EXERCISE REQUIREMENTS: Begin with the line containing "W, X be real" and copy each line exactly through the last line of the entries, inclusive.

Items listed in a dataset

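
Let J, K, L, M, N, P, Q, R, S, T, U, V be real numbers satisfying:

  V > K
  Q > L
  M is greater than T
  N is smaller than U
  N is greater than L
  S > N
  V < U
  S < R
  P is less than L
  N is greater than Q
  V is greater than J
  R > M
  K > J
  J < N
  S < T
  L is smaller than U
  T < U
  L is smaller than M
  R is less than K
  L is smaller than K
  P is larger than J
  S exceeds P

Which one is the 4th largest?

Piecing the relations together gives one ordering: J < P < L < Q < N < S < T < M < R < K < V < U.
The 4th largest is R.

R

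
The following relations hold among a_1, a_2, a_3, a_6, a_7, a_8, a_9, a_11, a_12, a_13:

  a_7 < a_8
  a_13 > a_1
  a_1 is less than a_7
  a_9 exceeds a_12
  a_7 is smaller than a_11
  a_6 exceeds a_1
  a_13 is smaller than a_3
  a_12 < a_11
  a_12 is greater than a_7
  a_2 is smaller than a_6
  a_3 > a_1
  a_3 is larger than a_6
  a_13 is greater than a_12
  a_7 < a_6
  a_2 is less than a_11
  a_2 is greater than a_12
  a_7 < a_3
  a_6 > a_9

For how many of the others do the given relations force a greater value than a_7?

8

Directly above a_7: a_12, a_6, a_3, a_11, a_8.
One step further: a_13, a_9, a_2 (8 so far).
Nothing else is reachable above a_7; 8 in all.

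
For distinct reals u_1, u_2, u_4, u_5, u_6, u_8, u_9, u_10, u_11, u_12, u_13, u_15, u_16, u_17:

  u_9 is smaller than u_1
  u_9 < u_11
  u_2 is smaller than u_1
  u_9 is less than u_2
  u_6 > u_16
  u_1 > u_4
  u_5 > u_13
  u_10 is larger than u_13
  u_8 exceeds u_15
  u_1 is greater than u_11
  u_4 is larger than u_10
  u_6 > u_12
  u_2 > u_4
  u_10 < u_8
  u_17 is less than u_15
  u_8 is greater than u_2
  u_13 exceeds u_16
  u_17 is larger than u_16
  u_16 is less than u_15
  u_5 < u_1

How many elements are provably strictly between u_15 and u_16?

Chaining upward from u_16 reaches: u_13, u_17, u_10, u_5, u_4, u_2, u_1, u_6, u_8.
Chaining downward from u_15 reaches: u_17.
Strictly between u_16 and u_15 are those in both lists: u_17 — 1 element.

1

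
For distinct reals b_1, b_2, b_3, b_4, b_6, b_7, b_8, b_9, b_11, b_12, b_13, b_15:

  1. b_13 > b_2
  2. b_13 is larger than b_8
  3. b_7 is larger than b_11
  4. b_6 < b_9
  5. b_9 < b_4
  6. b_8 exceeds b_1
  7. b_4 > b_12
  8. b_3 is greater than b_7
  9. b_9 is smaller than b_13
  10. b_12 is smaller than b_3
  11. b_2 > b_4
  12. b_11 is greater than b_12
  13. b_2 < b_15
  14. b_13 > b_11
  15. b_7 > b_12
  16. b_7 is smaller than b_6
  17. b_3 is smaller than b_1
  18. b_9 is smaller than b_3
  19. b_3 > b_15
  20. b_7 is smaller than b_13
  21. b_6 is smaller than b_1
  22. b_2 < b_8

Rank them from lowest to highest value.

Nothing is placed below b_12, so it is least; from there b_12 < b_11; b_11 < b_7; b_7 < b_6; b_6 < b_9; b_9 < b_4; b_4 < b_2; b_2 < b_15; b_15 < b_3; b_3 < b_1; b_1 < b_8; b_8 < b_13, each given directly.

b_12 < b_11 < b_7 < b_6 < b_9 < b_4 < b_2 < b_15 < b_3 < b_1 < b_8 < b_13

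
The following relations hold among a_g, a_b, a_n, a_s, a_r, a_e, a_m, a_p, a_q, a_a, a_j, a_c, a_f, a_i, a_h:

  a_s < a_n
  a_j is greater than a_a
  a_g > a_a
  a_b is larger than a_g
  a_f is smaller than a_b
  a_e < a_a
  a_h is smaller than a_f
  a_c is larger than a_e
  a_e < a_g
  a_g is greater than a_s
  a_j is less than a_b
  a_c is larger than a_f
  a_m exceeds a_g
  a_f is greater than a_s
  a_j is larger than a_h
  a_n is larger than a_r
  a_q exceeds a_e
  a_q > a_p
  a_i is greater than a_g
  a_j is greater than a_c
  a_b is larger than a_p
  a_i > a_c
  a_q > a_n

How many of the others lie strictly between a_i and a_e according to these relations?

Chaining upward from a_e reaches: a_a, a_q, a_c, a_g, a_m, a_j, a_b.
Chaining downward from a_i reaches: a_s, a_h, a_a, a_f, a_c, a_g.
Strictly between a_e and a_i are those in both lists: a_a, a_c, a_g — 3 elements.

3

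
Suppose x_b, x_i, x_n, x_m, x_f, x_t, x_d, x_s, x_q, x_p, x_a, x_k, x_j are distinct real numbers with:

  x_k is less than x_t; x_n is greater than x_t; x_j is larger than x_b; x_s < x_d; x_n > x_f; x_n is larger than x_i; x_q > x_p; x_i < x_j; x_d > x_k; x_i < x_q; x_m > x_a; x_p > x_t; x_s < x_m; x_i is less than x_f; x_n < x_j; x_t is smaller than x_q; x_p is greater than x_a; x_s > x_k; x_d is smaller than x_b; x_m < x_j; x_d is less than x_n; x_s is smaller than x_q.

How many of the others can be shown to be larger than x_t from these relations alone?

4

Directly above x_t: x_p, x_q, x_n.
One step further: x_j (4 so far).
Nothing else is reachable above x_t; 4 in all.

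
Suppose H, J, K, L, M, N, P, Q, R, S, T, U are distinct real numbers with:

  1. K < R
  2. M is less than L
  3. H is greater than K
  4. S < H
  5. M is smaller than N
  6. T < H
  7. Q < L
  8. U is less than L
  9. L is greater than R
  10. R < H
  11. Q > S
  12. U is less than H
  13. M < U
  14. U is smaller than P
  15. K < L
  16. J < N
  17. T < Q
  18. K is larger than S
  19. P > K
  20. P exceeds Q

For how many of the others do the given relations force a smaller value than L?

From L the given relations immediately reach M, K, R, U, Q.
From those, T, S — 7 in total.
Nothing else is reachable below L; 7 in all.

7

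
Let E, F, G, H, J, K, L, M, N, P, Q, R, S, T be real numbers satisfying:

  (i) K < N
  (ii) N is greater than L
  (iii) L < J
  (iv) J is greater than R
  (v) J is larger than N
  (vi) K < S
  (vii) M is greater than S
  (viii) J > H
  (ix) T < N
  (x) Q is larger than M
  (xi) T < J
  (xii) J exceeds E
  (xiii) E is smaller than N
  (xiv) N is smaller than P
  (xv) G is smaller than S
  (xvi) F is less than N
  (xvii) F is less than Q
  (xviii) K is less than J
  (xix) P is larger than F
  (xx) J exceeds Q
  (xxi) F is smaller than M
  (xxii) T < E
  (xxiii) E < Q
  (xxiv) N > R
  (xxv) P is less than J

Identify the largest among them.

Chaining downward from J: directly below it, T, R, E, K, L, N, H, Q, P; then F, M; then S; then G.
That covers every other element, and nothing is given above J, so J is the largest.

J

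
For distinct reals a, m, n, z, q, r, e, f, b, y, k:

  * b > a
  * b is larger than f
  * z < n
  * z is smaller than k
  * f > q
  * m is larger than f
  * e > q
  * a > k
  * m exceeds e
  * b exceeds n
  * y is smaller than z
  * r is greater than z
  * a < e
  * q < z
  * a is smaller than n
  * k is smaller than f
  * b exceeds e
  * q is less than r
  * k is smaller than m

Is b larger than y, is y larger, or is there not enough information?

b

y < z < k < a < n < b, by transitivity through z, k, a, n.
So b is larger.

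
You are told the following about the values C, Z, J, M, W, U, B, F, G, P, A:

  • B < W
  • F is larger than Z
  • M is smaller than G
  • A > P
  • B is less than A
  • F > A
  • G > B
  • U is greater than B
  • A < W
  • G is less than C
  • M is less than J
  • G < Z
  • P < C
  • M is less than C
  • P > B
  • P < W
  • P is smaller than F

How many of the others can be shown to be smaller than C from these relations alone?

4

The elements the relations force below C are B, M, G, P — no chain reaches any other.
That is 4.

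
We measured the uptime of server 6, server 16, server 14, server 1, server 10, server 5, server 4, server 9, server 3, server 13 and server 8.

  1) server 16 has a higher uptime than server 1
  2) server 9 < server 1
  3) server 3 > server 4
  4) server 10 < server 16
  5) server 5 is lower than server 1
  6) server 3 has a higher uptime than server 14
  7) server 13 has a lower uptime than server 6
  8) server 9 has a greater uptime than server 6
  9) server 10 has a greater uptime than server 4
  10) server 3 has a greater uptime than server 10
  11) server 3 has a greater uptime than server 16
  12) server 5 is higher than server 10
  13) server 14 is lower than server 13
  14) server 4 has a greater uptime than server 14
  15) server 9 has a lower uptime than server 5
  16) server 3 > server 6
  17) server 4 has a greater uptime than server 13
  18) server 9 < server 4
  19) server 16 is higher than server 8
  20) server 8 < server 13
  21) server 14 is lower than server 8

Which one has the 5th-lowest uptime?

server 9

Chaining the given pairs: server 14 < server 8 < server 13 < server 6 < server 9 < server 4 < server 10 < server 5 < server 1 < server 16 < server 3.
Counting 5 from the smallest end gives server 9.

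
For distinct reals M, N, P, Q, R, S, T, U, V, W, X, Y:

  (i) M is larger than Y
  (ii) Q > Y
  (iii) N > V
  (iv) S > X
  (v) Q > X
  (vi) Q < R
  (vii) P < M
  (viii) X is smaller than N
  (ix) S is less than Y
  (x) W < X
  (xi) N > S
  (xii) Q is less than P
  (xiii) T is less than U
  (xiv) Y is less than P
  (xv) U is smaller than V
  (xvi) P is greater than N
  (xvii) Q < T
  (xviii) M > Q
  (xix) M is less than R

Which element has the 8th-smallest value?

V

Piecing the relations together gives one ordering: W < X < S < Y < Q < T < U < V < N < P < M < R.
The 8th smallest is V.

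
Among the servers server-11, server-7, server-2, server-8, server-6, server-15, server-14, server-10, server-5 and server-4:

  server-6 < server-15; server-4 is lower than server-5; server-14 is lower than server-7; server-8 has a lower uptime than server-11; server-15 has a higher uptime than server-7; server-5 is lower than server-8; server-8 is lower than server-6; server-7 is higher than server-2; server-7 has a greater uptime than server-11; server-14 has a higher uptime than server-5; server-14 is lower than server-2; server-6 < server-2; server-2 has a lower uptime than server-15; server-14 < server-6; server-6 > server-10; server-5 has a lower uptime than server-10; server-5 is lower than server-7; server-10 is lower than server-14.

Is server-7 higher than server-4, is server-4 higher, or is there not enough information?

server-7

server-4 < server-5 and server-5 < server-10 give server-4 < server-10.
With server-10 < server-14: server-4 < server-5 < server-10 < server-14.
Then server-14 < server-6 extends the chain to server-6.
With server-6 < server-2: server-4 < server-5 < server-10 < server-14 < server-6 < server-2.
Then server-2 < server-7 extends the chain to server-7.
So server-7 is higher.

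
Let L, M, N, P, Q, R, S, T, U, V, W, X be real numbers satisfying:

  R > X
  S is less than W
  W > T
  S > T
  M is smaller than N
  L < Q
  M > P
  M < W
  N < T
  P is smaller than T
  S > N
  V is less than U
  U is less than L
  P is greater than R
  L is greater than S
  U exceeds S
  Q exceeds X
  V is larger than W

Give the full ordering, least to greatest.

X < R < P < M < N < T < S < W < V < U < L < Q

The consecutive links are each given: X < R; R < P; P < M; M < N; N < T; T < S; S < W; W < V; V < U; U < L; L < Q.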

WRITTEN RESPONSE:
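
Let L, M, N, P, Q, R, S, T, U, V, W, X be real numbers satisfying:

  R > X
  S is less than W
  W > T
  S > T
  M is smaller than N
  L < Q
  M > P
  M < W
  N < T
  P is smaller than T
  S > N
  V is less than U
  U is less than L
  P is greater than R
  L is greater than S
  U exceeds S
  Q exceeds X
  V is larger than W

Give the full ordering, least to greatest.

X < R < P < M < N < T < S < W < V < U < L < Q

The consecutive links are each given: X < R; R < P; P < M; M < N; N < T; T < S; S < W; W < V; V < U; U < L; L < Q.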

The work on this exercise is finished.